Given entries Start Marker
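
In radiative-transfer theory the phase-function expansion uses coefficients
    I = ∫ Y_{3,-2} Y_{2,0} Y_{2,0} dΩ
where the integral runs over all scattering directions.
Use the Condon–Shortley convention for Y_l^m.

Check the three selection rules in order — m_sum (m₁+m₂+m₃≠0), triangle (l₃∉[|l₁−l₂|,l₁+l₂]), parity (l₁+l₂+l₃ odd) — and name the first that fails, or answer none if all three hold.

m_sum

Σmᵢ = -2  ✗
l₃∈[|l₁−l₂|,l₁+l₂]=[1,5], have l₃=2
Σlᵢ = 7 ⇒ odd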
Given entries End Marker
> [Work instructions]: Restate the material exactly, from its opening line to its closing one.

> [Output below]:
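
In radiative-transfer theory the phase-function expansion uses coefficients
    I = ∫ Y_{3,-2} Y_{2,0} Y_{2,0} dΩ
where the integral runs over all scattering directions.
Use the Condon–Shortley convention for Y_l^m.

Check the three selection rules in order — m_sum (m₁+m₂+m₃≠0), triangle (l₃∉[|l₁−l₂|,l₁+l₂]), parity (l₁+l₂+l₃ odd) — and name the first that fails, or answer none if all three hold.

m_sum

Σmᵢ = -2  ✗
l₃∈[|l₁−l₂|,l₁+l₂]=[1,5], have l₃=2
Σlᵢ = 7 ⇒ odd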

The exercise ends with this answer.